■ EXERCISE INSTRUCTIONS
Scan the records for the line containing "A measurement is planned at local". From there through the last line, write out each line exactly.

╭─ THE INPUT

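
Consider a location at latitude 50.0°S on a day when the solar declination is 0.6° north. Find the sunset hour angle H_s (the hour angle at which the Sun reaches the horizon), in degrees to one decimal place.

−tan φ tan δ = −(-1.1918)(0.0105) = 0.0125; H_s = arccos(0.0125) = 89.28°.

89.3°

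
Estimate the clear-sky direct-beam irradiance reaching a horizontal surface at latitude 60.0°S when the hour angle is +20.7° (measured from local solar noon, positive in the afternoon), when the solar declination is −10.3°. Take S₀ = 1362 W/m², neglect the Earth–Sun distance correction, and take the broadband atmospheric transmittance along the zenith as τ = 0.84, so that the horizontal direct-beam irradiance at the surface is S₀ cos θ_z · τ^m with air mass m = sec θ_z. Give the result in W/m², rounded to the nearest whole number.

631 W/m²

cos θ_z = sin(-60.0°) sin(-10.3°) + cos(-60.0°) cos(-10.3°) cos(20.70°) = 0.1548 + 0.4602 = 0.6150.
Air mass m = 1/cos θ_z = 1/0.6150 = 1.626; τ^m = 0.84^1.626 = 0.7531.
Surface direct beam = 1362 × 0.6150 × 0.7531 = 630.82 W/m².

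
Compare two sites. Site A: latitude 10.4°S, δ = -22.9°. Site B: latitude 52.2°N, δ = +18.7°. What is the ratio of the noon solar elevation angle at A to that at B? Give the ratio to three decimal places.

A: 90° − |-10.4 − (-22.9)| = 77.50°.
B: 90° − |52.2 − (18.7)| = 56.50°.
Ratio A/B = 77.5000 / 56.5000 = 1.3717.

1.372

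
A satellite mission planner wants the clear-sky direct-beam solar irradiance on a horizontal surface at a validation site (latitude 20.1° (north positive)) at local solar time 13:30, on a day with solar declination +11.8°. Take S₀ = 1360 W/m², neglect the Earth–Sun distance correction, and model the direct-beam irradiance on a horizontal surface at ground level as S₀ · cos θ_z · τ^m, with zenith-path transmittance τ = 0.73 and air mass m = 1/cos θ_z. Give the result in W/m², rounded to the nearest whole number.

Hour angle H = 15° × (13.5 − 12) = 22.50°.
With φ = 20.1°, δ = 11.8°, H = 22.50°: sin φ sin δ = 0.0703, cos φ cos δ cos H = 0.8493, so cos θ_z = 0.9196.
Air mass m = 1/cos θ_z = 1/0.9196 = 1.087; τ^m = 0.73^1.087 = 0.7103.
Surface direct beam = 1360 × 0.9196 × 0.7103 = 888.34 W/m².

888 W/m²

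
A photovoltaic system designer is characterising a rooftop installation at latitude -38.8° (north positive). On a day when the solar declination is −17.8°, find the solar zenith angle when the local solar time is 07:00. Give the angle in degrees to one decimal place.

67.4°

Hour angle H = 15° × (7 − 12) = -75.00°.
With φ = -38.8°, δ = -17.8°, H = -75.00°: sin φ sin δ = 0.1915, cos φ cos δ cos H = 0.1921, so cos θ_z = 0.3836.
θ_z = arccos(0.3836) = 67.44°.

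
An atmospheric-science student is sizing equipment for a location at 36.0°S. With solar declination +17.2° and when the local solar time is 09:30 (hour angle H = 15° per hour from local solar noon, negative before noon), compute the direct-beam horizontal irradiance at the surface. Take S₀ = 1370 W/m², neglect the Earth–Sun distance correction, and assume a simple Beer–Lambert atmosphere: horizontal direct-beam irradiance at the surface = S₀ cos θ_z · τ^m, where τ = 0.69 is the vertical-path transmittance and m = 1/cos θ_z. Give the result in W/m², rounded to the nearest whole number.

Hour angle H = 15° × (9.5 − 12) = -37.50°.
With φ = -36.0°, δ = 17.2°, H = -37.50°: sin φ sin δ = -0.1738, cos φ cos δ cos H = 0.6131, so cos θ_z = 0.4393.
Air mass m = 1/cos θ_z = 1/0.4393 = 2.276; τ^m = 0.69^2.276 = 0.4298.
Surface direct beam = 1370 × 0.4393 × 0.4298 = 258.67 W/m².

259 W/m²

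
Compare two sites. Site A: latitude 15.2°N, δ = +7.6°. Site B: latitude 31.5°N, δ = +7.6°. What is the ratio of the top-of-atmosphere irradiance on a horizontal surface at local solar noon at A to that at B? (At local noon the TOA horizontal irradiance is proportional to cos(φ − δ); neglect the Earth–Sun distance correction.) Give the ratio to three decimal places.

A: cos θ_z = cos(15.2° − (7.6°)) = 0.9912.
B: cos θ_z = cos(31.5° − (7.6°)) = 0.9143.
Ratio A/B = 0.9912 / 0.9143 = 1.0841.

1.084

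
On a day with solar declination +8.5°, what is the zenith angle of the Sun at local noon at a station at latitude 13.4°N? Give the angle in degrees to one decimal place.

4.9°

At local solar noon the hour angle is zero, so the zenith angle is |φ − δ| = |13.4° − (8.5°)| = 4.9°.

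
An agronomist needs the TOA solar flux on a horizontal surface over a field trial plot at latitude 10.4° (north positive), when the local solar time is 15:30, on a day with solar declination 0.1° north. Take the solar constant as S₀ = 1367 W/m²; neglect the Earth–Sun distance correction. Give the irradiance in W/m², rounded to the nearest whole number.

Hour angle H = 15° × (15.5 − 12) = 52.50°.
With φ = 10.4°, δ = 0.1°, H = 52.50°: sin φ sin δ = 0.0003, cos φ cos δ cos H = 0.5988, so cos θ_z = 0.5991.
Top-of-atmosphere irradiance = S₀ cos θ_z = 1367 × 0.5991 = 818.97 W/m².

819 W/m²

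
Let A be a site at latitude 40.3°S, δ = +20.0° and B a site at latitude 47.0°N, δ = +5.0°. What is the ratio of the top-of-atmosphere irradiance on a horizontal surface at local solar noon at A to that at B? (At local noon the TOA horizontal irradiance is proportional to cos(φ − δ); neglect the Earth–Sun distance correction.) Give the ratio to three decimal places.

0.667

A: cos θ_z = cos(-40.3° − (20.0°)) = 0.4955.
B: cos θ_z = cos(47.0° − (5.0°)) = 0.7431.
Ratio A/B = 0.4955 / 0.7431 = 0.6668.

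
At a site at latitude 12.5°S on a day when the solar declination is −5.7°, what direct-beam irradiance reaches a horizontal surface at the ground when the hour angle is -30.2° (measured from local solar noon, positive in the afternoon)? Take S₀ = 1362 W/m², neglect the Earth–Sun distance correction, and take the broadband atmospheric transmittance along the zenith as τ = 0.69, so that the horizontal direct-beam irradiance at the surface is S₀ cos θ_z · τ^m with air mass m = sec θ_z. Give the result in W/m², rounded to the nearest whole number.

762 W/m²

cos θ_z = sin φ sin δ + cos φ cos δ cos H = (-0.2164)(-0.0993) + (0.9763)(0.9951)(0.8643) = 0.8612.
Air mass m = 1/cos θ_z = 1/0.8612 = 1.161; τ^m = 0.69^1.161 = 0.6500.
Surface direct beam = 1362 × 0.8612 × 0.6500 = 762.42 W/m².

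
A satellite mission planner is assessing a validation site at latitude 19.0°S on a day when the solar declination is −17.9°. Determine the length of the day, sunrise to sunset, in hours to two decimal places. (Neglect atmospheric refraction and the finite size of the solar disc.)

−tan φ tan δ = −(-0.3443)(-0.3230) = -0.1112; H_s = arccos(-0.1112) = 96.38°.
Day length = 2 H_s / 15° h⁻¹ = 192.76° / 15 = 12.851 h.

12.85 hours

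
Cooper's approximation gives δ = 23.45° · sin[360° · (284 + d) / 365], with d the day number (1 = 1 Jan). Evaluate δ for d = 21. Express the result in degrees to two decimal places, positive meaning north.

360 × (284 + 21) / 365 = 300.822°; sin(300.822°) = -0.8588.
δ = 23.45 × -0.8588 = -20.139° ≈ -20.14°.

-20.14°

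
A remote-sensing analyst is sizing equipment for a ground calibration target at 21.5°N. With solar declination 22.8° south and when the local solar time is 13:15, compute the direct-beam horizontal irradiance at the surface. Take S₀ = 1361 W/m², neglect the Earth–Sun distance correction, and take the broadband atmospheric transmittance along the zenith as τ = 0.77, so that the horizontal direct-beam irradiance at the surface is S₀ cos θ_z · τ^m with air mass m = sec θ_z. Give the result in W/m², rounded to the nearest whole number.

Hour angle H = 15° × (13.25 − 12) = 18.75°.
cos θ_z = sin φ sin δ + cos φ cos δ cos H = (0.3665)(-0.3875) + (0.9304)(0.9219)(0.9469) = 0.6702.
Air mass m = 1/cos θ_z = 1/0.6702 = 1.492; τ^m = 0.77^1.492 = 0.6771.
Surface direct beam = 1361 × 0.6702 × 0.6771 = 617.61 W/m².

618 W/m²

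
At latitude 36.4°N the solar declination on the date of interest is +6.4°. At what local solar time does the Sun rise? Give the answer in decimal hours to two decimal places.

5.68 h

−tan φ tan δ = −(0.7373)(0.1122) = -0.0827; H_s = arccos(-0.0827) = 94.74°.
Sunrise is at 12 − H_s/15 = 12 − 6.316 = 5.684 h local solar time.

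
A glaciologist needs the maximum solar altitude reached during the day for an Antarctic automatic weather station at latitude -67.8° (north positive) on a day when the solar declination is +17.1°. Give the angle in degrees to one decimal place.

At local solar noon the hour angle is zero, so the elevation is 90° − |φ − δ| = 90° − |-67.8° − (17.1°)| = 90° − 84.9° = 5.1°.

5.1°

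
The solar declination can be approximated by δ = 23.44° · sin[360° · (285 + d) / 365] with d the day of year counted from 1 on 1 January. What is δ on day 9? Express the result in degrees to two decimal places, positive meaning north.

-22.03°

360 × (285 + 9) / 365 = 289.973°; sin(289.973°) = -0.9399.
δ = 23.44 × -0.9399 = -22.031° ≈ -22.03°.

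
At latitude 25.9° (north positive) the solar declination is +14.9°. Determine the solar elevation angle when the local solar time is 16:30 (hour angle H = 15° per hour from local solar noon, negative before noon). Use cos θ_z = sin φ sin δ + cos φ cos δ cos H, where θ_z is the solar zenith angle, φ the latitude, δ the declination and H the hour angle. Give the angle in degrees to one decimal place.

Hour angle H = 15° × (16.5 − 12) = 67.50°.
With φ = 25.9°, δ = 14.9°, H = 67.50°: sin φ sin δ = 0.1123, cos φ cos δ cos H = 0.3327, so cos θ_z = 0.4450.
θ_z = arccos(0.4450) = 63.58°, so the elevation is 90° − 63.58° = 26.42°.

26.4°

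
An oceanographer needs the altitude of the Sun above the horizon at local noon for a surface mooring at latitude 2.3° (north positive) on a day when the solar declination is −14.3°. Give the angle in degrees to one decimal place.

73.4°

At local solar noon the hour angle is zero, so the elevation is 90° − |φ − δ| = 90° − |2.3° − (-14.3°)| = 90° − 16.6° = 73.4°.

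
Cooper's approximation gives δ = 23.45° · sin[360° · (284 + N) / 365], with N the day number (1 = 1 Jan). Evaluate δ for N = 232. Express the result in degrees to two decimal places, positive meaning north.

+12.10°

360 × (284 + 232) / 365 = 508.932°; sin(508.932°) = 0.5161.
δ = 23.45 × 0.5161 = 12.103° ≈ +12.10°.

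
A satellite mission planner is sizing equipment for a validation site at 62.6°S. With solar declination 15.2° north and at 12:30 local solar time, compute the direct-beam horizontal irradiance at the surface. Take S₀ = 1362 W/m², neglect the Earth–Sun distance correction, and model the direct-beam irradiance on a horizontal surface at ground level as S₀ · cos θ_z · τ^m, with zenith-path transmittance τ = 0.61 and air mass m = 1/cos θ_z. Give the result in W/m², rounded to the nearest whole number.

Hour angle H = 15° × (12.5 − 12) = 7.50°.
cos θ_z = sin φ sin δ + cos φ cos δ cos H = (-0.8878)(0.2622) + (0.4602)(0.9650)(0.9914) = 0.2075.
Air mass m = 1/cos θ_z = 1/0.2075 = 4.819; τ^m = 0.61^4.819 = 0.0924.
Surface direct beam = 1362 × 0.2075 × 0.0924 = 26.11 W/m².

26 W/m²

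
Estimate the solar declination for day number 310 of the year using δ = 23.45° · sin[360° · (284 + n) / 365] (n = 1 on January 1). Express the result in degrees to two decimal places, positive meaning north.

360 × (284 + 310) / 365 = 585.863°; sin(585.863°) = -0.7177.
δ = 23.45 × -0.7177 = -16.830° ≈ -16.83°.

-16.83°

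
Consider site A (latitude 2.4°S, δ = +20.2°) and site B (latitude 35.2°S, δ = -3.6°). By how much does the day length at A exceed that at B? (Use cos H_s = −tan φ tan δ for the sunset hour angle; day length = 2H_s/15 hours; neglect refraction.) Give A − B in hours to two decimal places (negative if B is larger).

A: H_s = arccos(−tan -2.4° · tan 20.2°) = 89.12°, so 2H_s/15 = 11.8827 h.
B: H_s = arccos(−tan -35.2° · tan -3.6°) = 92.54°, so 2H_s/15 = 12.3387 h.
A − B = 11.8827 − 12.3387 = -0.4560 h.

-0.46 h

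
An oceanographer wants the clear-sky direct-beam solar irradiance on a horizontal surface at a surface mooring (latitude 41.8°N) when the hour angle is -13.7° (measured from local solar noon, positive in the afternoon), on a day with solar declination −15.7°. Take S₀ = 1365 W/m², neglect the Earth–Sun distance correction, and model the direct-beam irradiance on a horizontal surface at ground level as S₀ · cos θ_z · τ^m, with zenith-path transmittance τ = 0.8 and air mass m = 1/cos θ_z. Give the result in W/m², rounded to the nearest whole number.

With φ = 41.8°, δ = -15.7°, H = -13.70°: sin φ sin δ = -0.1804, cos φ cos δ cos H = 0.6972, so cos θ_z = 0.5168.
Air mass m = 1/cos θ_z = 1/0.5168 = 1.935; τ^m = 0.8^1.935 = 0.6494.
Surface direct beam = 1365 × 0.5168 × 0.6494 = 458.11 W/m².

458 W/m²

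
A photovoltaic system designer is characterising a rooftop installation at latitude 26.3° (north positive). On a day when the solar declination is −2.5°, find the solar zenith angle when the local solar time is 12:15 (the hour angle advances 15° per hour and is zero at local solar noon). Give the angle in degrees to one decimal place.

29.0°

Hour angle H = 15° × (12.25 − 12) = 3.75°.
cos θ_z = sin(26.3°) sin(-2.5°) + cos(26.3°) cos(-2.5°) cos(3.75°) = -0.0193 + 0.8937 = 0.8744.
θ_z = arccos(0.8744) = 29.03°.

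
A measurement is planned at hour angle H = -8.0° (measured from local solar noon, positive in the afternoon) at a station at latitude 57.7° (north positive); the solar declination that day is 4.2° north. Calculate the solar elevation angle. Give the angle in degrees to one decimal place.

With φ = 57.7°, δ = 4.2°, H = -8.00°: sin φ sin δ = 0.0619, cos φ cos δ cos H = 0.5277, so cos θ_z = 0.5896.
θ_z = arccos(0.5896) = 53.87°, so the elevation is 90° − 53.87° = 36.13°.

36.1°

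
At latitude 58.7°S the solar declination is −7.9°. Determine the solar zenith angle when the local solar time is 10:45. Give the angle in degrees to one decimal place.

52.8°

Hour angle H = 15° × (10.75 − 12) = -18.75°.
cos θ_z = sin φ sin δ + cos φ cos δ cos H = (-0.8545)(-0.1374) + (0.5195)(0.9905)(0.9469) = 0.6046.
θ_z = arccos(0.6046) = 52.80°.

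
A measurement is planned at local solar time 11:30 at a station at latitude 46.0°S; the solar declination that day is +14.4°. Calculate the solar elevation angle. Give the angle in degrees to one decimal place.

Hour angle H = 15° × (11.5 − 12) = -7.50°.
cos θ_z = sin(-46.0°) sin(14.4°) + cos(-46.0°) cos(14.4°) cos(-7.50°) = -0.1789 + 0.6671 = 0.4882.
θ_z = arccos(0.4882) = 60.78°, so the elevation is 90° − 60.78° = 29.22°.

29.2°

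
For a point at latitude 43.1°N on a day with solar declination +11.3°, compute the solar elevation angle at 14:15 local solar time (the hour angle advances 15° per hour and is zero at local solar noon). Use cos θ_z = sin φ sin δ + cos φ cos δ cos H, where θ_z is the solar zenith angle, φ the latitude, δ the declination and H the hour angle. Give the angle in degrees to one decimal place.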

╰─

■ RESPONSE BOX
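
A measurement is planned at local solar time 11:30 at a station at latitude 46.0°S; the solar declination that day is +14.4°. Calculate the solar elevation angle. Give the angle in degrees to one decimal place.

Hour angle H = 15° × (11.5 − 12) = -7.50°.
cos θ_z = sin(-46.0°) sin(14.4°) + cos(-46.0°) cos(14.4°) cos(-7.50°) = -0.1789 + 0.6671 = 0.4882.
θ_z = arccos(0.4882) = 60.78°, so the elevation is 90° − 60.78° = 29.22°.

29.2°

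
For a point at latitude 43.1°N on a day with solar declination +11.3°, compute the solar elevation angle at 14:15 local solar time (the hour angle advances 15° per hour and is zero at local solar noon). Use cos θ_z = sin φ sin δ + cos φ cos δ cos H, where θ_z is the solar zenith angle, φ the latitude, δ the declination and H the hour angle. Give the angle in degrees to one decimal place.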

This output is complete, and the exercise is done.